**Exercise requirements**
Write out the entries below in full, exactly as given.

[Collected data entries]
+===+
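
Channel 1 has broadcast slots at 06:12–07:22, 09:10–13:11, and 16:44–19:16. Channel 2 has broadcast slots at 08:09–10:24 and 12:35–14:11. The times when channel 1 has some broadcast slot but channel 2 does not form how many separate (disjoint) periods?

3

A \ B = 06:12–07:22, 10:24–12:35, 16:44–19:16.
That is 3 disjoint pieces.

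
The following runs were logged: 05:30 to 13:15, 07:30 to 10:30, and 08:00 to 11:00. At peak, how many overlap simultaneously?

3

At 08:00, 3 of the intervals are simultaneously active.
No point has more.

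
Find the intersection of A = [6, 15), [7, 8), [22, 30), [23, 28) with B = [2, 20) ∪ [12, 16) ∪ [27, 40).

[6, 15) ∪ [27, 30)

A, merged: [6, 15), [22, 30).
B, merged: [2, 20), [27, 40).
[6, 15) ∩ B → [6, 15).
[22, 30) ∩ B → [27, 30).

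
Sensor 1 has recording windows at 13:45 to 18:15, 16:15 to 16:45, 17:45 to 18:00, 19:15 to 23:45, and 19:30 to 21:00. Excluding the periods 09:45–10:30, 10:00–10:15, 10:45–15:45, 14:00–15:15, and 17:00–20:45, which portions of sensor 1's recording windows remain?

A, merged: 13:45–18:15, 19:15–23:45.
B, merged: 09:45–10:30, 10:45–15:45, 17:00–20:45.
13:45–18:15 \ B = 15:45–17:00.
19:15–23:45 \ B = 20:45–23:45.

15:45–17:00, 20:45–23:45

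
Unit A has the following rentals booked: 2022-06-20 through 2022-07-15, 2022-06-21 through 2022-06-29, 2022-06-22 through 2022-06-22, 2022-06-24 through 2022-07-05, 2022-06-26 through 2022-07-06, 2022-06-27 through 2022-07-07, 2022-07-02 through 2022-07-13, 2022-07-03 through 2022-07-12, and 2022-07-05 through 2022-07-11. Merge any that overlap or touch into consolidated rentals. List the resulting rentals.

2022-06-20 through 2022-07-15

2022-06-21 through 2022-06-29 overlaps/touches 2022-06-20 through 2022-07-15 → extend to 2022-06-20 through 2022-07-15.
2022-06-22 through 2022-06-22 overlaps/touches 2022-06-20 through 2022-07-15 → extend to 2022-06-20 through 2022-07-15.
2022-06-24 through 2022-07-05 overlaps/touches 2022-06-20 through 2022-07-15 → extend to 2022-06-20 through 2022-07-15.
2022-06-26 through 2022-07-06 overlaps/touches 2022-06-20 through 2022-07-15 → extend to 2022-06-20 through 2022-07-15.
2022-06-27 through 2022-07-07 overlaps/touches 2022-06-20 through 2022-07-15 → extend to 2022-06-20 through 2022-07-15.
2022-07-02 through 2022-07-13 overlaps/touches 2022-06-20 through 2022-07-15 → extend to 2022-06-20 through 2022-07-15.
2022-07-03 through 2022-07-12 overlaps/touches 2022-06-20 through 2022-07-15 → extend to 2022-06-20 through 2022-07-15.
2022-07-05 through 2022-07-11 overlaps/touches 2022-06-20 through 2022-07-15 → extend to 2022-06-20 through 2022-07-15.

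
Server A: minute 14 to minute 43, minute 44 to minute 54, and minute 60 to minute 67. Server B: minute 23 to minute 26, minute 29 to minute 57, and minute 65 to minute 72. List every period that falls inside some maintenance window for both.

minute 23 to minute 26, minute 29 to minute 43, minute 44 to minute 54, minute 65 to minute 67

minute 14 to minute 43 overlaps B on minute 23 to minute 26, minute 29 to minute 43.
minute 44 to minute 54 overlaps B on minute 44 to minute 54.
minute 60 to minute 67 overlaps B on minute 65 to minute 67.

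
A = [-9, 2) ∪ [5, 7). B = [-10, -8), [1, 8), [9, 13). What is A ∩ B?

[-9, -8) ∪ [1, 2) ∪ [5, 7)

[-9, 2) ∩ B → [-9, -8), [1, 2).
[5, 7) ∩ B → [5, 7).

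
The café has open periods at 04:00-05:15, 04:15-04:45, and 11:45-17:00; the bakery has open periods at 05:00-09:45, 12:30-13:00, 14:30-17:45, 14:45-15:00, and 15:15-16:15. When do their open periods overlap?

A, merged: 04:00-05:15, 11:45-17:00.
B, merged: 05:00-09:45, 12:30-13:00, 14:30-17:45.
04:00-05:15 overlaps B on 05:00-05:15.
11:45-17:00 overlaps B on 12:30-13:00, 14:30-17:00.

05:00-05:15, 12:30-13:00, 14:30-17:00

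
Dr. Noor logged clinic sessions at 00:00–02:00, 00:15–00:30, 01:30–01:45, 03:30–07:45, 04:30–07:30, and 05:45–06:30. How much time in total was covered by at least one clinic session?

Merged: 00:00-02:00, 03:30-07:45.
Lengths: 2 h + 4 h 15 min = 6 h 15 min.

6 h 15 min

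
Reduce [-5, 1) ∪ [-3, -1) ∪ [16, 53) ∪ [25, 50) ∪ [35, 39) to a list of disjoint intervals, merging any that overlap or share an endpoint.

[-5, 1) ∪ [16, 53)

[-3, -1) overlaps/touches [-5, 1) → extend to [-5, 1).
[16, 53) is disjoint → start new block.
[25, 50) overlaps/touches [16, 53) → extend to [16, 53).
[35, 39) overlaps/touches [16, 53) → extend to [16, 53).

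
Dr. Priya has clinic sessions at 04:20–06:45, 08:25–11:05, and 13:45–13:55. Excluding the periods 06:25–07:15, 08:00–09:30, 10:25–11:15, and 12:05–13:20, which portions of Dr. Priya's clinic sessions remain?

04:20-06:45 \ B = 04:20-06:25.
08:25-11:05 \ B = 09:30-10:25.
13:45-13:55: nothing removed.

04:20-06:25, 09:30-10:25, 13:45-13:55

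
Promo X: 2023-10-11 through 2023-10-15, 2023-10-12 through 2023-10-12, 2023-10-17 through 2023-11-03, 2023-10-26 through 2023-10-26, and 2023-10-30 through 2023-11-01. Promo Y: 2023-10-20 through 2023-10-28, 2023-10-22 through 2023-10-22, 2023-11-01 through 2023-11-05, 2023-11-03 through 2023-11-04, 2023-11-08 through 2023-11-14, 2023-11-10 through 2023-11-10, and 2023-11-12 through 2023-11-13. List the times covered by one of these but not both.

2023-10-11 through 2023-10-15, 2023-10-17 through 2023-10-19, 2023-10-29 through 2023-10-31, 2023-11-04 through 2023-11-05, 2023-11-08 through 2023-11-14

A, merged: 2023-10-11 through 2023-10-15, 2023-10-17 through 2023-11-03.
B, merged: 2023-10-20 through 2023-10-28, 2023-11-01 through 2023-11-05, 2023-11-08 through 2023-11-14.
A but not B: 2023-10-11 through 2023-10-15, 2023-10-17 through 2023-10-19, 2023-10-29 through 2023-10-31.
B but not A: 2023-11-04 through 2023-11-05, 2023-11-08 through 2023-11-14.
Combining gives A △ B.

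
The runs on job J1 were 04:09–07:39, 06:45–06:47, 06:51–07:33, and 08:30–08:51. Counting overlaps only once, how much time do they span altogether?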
+===+
**Exercise solution**
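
Channel 1 has broadcast slots at 06:12–07:22, 09:10–13:11, and 16:44–19:16. Channel 2 has broadcast slots at 08:09–10:24 and 12:35–14:11. The times when channel 1 has some broadcast slot but channel 2 does not form how many separate (disjoint) periods?

3

A \ B = 06:12–07:22, 10:24–12:35, 16:44–19:16.
That is 3 disjoint pieces.

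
The following runs were logged: 05:30 to 13:15, 07:30 to 10:30, and 08:00 to 11:00. At peak, how many overlap simultaneously?

3

At 08:00, 3 of the intervals are simultaneously active.
No point has more.

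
Find the intersection of A = [6, 15), [7, 8), [22, 30), [23, 28) with B = [2, 20) ∪ [12, 16) ∪ [27, 40).

[6, 15) ∪ [27, 30)

A, merged: [6, 15), [22, 30).
B, merged: [2, 20), [27, 40).
[6, 15) ∩ B → [6, 15).
[22, 30) ∩ B → [27, 30).

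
Sensor 1 has recording windows at 13:45 to 18:15, 16:15 to 16:45, 17:45 to 18:00, 19:15 to 23:45, and 19:30 to 21:00. Excluding the periods 09:45–10:30, 10:00–10:15, 10:45–15:45, 14:00–15:15, and 17:00–20:45, which portions of sensor 1's recording windows remain?

A, merged: 13:45–18:15, 19:15–23:45.
B, merged: 09:45–10:30, 10:45–15:45, 17:00–20:45.
13:45–18:15 \ B = 15:45–17:00.
19:15–23:45 \ B = 20:45–23:45.

15:45–17:00, 20:45–23:45

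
Unit A has the following rentals booked: 2022-06-20 through 2022-07-15, 2022-06-21 through 2022-06-29, 2022-06-22 through 2022-06-22, 2022-06-24 through 2022-07-05, 2022-06-26 through 2022-07-06, 2022-06-27 through 2022-07-07, 2022-07-02 through 2022-07-13, 2022-07-03 through 2022-07-12, and 2022-07-05 through 2022-07-11. Merge any that overlap or touch into consolidated rentals. List the resulting rentals.

2022-06-20 through 2022-07-15

2022-06-21 through 2022-06-29 overlaps/touches 2022-06-20 through 2022-07-15 → extend to 2022-06-20 through 2022-07-15.
2022-06-22 through 2022-06-22 overlaps/touches 2022-06-20 through 2022-07-15 → extend to 2022-06-20 through 2022-07-15.
2022-06-24 through 2022-07-05 overlaps/touches 2022-06-20 through 2022-07-15 → extend to 2022-06-20 through 2022-07-15.
2022-06-26 through 2022-07-06 overlaps/touches 2022-06-20 through 2022-07-15 → extend to 2022-06-20 through 2022-07-15.
2022-06-27 through 2022-07-07 overlaps/touches 2022-06-20 through 2022-07-15 → extend to 2022-06-20 through 2022-07-15.
2022-07-02 through 2022-07-13 overlaps/touches 2022-06-20 through 2022-07-15 → extend to 2022-06-20 through 2022-07-15.
2022-07-03 through 2022-07-12 overlaps/touches 2022-06-20 through 2022-07-15 → extend to 2022-06-20 through 2022-07-15.
2022-07-05 through 2022-07-11 overlaps/touches 2022-06-20 through 2022-07-15 → extend to 2022-06-20 through 2022-07-15.

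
Server A: minute 14 to minute 43, minute 44 to minute 54, and minute 60 to minute 67. Server B: minute 23 to minute 26, minute 29 to minute 57, and minute 65 to minute 72. List every period that falls inside some maintenance window for both.

minute 23 to minute 26, minute 29 to minute 43, minute 44 to minute 54, minute 65 to minute 67

minute 14 to minute 43 overlaps B on minute 23 to minute 26, minute 29 to minute 43.
minute 44 to minute 54 overlaps B on minute 44 to minute 54.
minute 60 to minute 67 overlaps B on minute 65 to minute 67.

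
A = [-9, 2) ∪ [5, 7). B = [-10, -8), [1, 8), [9, 13). What is A ∩ B?

[-9, -8) ∪ [1, 2) ∪ [5, 7)

[-9, 2) ∩ B → [-9, -8), [1, 2).
[5, 7) ∩ B → [5, 7).

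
The café has open periods at 04:00-05:15, 04:15-04:45, and 11:45-17:00; the bakery has open periods at 05:00-09:45, 12:30-13:00, 14:30-17:45, 14:45-15:00, and 15:15-16:15. When do their open periods overlap?

A, merged: 04:00-05:15, 11:45-17:00.
B, merged: 05:00-09:45, 12:30-13:00, 14:30-17:45.
04:00-05:15 overlaps B on 05:00-05:15.
11:45-17:00 overlaps B on 12:30-13:00, 14:30-17:00.

05:00-05:15, 12:30-13:00, 14:30-17:00

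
Dr. Noor logged clinic sessions at 00:00–02:00, 00:15–00:30, 01:30–01:45, 03:30–07:45, 04:30–07:30, and 05:45–06:30. How much time in total was covered by at least one clinic session?

Merged: 00:00-02:00, 03:30-07:45.
Lengths: 2 h + 4 h 15 min = 6 h 15 min.

6 h 15 min

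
Reduce [-5, 1) ∪ [-3, -1) ∪ [16, 53) ∪ [25, 50) ∪ [35, 39) to a list of disjoint intervals, merging any that overlap or share an endpoint.

[-5, 1) ∪ [16, 53)

[-3, -1) overlaps/touches [-5, 1) → extend to [-5, 1).
[16, 53) is disjoint → start new block.
[25, 50) overlaps/touches [16, 53) → extend to [16, 53).
[35, 39) overlaps/touches [16, 53) → extend to [16, 53).

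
Dr. Priya has clinic sessions at 04:20–06:45, 08:25–11:05, and 13:45–13:55. Excluding the periods 06:25–07:15, 08:00–09:30, 10:25–11:15, and 12:05–13:20, which portions of Dr. Priya's clinic sessions remain?

04:20-06:45 \ B = 04:20-06:25.
08:25-11:05 \ B = 09:30-10:25.
13:45-13:55: nothing removed.

04:20-06:25, 09:30-10:25, 13:45-13:55

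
Promo X: 2023-10-11 through 2023-10-15, 2023-10-12 through 2023-10-12, 2023-10-17 through 2023-11-03, 2023-10-26 through 2023-10-26, and 2023-10-30 through 2023-11-01. Promo Y: 2023-10-20 through 2023-10-28, 2023-10-22 through 2023-10-22, 2023-11-01 through 2023-11-05, 2023-11-03 through 2023-11-04, 2023-11-08 through 2023-11-14, 2023-11-10 through 2023-11-10, and 2023-11-12 through 2023-11-13. List the times covered by one of these but not both.

2023-10-11 through 2023-10-15, 2023-10-17 through 2023-10-19, 2023-10-29 through 2023-10-31, 2023-11-04 through 2023-11-05, 2023-11-08 through 2023-11-14

A, merged: 2023-10-11 through 2023-10-15, 2023-10-17 through 2023-11-03.
B, merged: 2023-10-20 through 2023-10-28, 2023-11-01 through 2023-11-05, 2023-11-08 through 2023-11-14.
A but not B: 2023-10-11 through 2023-10-15, 2023-10-17 through 2023-10-19, 2023-10-29 through 2023-10-31.
B but not A: 2023-11-04 through 2023-11-05, 2023-11-08 through 2023-11-14.
Combining gives A △ B.

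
The runs on job J1 were 04:09–07:39, 06:45–06:47, 06:51–07:33, and 08:30–08:51. Counting overlaps only once, how much time do they span altogether?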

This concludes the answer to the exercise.